## Exercise
Repeat exactly, and only, the lines of the entries below from the one with "Prove, using the eps-delta" through the one with "Show directly from the definition of the limit that (6k", both ends included.

* * * *

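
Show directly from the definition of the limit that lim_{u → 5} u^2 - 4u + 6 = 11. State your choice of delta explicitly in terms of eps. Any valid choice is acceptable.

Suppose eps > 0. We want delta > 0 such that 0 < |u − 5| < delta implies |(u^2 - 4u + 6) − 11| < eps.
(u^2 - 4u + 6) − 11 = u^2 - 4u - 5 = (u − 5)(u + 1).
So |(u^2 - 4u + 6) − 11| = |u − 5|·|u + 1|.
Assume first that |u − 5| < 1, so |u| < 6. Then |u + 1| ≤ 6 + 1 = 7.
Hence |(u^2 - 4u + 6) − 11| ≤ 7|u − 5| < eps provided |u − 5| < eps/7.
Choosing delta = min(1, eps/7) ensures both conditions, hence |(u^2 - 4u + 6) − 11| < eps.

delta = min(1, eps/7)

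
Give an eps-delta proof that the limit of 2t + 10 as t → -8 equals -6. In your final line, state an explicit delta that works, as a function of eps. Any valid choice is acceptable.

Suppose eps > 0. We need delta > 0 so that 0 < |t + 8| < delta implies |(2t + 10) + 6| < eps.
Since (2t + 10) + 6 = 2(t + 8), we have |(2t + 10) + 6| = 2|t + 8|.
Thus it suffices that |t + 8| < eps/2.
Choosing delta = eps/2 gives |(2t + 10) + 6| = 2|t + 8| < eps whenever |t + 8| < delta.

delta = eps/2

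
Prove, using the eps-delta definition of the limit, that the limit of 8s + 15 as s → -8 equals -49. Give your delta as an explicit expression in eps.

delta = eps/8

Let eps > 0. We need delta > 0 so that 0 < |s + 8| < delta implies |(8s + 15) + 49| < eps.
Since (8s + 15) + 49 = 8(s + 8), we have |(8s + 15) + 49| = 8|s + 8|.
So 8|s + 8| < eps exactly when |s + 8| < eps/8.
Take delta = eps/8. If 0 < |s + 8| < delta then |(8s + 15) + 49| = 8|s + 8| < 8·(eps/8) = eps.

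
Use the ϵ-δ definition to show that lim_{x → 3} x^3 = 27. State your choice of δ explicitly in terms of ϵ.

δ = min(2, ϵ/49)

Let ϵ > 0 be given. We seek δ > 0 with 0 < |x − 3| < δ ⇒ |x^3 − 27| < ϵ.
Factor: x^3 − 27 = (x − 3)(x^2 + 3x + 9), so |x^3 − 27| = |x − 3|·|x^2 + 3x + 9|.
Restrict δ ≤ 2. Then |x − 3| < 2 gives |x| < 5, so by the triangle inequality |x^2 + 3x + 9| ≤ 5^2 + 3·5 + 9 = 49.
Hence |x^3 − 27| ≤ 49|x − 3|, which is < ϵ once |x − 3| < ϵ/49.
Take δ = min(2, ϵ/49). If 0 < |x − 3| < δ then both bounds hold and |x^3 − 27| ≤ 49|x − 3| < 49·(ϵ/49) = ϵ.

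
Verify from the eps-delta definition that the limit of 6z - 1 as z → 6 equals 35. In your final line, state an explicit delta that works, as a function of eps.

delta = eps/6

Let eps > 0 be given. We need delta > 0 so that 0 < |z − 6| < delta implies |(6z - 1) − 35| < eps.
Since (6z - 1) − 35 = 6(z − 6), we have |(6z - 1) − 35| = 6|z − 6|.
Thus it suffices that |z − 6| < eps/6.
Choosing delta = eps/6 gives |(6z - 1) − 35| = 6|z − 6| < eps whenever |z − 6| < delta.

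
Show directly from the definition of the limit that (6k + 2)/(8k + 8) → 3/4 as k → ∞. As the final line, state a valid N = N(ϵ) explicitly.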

* * * *

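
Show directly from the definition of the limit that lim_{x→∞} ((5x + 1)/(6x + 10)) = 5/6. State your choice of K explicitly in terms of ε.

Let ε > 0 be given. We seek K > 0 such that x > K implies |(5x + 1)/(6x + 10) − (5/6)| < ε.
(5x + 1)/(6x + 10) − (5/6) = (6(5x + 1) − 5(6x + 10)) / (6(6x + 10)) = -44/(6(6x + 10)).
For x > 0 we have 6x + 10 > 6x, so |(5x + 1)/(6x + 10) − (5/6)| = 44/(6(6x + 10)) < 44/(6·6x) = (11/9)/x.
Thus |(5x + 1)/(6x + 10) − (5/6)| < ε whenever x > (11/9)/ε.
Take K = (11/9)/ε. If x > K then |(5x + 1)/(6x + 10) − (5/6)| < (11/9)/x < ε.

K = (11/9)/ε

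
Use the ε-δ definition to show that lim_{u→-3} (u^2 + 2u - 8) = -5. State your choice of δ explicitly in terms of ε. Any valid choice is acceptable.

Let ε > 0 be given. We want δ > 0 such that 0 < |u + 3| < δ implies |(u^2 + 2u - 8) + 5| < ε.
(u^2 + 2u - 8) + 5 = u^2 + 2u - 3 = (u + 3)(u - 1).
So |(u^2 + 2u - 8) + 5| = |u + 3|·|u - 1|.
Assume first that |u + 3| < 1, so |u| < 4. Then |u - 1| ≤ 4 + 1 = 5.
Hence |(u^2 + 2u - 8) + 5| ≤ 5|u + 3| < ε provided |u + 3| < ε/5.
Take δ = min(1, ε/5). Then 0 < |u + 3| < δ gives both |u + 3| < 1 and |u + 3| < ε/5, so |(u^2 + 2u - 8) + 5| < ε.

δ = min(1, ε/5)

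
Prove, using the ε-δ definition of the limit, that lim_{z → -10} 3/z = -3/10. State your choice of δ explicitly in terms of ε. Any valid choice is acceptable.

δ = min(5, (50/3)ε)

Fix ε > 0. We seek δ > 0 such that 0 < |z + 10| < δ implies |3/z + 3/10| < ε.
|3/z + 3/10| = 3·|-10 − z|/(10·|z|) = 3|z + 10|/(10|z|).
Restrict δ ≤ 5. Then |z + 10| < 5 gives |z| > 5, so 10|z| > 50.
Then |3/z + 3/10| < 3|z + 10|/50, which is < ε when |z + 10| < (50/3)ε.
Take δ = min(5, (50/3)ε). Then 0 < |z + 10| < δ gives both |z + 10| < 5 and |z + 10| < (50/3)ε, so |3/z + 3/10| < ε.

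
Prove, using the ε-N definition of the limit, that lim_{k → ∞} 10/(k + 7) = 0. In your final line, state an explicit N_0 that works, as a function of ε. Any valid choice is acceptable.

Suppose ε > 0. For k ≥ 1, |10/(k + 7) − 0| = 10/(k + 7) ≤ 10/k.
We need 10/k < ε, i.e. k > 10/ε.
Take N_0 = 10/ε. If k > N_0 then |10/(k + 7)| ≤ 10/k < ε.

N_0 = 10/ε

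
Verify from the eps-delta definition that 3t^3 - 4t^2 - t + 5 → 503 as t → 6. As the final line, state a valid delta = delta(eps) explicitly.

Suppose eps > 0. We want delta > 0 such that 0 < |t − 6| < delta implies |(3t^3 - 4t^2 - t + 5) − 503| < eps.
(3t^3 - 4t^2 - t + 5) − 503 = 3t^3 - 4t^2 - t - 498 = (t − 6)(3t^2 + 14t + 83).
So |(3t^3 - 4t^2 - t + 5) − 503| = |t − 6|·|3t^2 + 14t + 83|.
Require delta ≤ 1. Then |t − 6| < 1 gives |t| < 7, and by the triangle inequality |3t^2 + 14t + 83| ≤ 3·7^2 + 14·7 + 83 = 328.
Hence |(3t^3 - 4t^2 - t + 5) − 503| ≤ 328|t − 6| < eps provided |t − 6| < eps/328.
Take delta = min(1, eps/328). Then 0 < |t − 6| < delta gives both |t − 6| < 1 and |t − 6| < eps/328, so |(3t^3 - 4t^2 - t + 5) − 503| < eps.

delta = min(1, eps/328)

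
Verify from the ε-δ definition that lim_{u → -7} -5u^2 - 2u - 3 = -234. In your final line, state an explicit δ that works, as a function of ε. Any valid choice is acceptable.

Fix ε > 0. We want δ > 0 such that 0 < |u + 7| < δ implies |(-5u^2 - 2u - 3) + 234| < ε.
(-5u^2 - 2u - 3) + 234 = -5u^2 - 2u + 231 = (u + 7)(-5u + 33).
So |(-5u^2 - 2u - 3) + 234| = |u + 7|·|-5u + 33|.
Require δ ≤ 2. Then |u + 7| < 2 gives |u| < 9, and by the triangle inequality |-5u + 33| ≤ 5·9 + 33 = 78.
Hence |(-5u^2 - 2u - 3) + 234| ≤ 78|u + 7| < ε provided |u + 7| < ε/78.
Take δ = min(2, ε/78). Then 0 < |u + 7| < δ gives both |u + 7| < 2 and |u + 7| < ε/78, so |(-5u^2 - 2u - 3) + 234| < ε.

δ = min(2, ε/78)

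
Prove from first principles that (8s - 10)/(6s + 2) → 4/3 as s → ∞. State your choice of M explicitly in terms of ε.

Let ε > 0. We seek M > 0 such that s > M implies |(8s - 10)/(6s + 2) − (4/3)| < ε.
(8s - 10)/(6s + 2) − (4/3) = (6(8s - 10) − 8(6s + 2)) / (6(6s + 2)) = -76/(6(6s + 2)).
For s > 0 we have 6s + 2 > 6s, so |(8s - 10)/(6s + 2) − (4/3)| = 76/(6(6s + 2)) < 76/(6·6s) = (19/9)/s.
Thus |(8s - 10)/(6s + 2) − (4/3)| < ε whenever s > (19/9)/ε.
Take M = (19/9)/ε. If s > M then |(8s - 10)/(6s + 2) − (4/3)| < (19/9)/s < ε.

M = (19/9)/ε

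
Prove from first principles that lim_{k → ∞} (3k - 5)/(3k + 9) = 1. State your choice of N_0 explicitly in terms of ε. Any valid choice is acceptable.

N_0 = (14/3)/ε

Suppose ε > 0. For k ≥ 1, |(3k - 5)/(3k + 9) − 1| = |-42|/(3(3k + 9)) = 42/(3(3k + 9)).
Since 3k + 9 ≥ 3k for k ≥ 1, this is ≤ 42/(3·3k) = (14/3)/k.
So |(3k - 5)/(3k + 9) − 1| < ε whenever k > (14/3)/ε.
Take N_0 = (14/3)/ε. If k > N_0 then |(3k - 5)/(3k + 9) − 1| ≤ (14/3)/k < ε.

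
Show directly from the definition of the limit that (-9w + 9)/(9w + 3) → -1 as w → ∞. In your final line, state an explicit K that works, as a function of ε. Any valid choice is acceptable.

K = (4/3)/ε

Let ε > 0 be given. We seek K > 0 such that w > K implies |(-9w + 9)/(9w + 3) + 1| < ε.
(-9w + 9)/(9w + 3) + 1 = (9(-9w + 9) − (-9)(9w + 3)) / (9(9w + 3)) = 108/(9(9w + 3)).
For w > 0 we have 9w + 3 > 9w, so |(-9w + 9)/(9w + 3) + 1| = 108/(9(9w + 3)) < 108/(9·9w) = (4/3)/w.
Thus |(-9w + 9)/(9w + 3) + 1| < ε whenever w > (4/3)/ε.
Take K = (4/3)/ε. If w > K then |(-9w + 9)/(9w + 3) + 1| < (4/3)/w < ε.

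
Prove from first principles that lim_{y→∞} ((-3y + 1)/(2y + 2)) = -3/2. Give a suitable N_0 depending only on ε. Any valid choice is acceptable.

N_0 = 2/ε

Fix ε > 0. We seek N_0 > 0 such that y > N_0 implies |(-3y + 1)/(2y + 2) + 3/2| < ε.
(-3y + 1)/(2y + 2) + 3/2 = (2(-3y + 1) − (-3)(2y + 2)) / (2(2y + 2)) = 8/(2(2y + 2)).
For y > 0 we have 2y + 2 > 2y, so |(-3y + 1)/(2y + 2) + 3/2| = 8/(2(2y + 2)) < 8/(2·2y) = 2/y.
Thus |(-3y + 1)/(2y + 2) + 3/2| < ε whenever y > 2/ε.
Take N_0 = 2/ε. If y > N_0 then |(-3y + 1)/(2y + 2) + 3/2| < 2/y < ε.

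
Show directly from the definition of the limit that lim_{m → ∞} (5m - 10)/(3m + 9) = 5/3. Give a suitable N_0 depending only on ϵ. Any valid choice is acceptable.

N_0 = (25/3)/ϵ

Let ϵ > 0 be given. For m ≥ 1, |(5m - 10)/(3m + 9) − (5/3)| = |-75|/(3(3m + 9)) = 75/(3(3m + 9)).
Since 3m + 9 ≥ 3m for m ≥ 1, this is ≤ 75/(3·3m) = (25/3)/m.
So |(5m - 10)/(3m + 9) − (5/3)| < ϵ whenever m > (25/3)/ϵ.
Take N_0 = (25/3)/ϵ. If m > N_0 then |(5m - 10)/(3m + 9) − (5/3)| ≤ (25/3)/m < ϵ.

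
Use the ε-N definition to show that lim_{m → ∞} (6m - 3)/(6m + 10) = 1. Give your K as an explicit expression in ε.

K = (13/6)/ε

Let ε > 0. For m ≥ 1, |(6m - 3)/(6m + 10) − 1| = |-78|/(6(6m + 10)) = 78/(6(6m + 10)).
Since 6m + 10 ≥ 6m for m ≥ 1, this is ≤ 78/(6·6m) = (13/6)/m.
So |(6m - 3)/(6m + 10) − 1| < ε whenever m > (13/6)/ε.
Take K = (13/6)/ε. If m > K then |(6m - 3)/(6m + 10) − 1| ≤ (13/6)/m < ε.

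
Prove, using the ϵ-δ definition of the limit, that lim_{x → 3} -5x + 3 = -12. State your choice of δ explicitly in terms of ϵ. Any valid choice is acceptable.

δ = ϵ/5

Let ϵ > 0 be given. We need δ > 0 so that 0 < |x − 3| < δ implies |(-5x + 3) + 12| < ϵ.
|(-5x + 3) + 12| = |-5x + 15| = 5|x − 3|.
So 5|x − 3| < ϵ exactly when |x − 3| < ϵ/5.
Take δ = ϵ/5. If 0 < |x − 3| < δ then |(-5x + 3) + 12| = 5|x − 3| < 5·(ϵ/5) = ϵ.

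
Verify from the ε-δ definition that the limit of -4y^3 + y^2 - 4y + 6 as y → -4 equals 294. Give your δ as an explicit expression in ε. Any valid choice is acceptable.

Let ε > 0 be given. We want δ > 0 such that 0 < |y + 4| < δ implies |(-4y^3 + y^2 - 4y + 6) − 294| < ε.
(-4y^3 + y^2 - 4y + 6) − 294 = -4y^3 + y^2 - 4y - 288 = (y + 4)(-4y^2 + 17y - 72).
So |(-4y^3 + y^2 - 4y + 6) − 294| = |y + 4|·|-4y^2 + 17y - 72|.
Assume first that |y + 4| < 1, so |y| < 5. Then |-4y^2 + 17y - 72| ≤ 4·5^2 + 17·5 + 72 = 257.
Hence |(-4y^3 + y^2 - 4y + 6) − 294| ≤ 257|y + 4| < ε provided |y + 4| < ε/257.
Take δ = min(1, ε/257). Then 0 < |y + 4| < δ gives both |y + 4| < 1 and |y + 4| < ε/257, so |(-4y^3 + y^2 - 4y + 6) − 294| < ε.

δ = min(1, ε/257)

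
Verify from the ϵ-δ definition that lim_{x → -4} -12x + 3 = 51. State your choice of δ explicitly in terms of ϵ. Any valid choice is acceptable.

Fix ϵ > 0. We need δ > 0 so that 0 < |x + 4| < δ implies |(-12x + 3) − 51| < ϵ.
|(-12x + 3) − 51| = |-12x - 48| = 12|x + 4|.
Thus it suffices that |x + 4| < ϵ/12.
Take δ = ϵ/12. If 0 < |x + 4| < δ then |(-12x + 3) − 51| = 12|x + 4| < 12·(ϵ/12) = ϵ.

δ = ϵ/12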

* * * *

## Your solution
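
Prove, using the eps-delta definition of the limit, that the limit of 8s + 15 as s → -8 equals -49. Give your delta as an explicit expression in eps.

delta = eps/8

Let eps > 0. We need delta > 0 so that 0 < |s + 8| < delta implies |(8s + 15) + 49| < eps.
Since (8s + 15) + 49 = 8(s + 8), we have |(8s + 15) + 49| = 8|s + 8|.
So 8|s + 8| < eps exactly when |s + 8| < eps/8.
Take delta = eps/8. If 0 < |s + 8| < delta then |(8s + 15) + 49| = 8|s + 8| < 8·(eps/8) = eps.

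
Use the ϵ-δ definition to show that lim_{x → 3} x^3 = 27. State your choice of δ explicitly in terms of ϵ.

δ = min(2, ϵ/49)

Let ϵ > 0 be given. We seek δ > 0 with 0 < |x − 3| < δ ⇒ |x^3 − 27| < ϵ.
Factor: x^3 − 27 = (x − 3)(x^2 + 3x + 9), so |x^3 − 27| = |x − 3|·|x^2 + 3x + 9|.
Restrict δ ≤ 2. Then |x − 3| < 2 gives |x| < 5, so by the triangle inequality |x^2 + 3x + 9| ≤ 5^2 + 3·5 + 9 = 49.
Hence |x^3 − 27| ≤ 49|x − 3|, which is < ϵ once |x − 3| < ϵ/49.
Take δ = min(2, ϵ/49). If 0 < |x − 3| < δ then both bounds hold and |x^3 − 27| ≤ 49|x − 3| < 49·(ϵ/49) = ϵ.

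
Verify from the eps-delta definition that the limit of 6z - 1 as z → 6 equals 35. In your final line, state an explicit delta that works, as a function of eps.

delta = eps/6

Let eps > 0 be given. We need delta > 0 so that 0 < |z − 6| < delta implies |(6z - 1) − 35| < eps.
Since (6z - 1) − 35 = 6(z − 6), we have |(6z - 1) − 35| = 6|z − 6|.
Thus it suffices that |z − 6| < eps/6.
Choosing delta = eps/6 gives |(6z - 1) − 35| = 6|z − 6| < eps whenever |z − 6| < delta.

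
Show directly from the definition of the limit that (6k + 2)/(8k + 8) → 3/4 as k → ∞. As the final line, state a valid N = N(ϵ) explicitly.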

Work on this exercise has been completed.